Collected data entries

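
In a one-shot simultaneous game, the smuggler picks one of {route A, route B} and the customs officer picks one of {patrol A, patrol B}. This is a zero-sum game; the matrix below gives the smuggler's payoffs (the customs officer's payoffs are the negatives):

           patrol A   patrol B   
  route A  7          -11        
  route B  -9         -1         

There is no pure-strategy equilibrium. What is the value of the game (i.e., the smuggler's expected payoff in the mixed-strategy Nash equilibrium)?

v = -53/13

For the smuggler to be willing to mix, the smuggler must be indifferent between route A and route B, which pins down the customs officer's mix.
  the smuggler's expected payoff from route A: q·7 + (1−q)·(-11) = 18q - 11
  the smuggler's expected payoff from route B: q·(-9) + (1−q)·(-1) = -8q - 1
  18q - 11 = -8q - 1  ⇒  26q = 10  ⇒  q = 5/13.
The value is the smuggler's expected payoff against this mix (using route A): (5/13)·7 + (8/13)·(-11) = -53/13.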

To do
Take every line from the data that contains the word "patrol".

Answer space
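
In a one-shot simultaneous game, the smuggler picks one of {route A, route B} and the customs officer picks one of {patrol A, patrol B}. This is a zero-sum game; the matrix below gives the smuggler's payoffs (the customs officer's payoffs are the negatives):
           patrol A   patrol B   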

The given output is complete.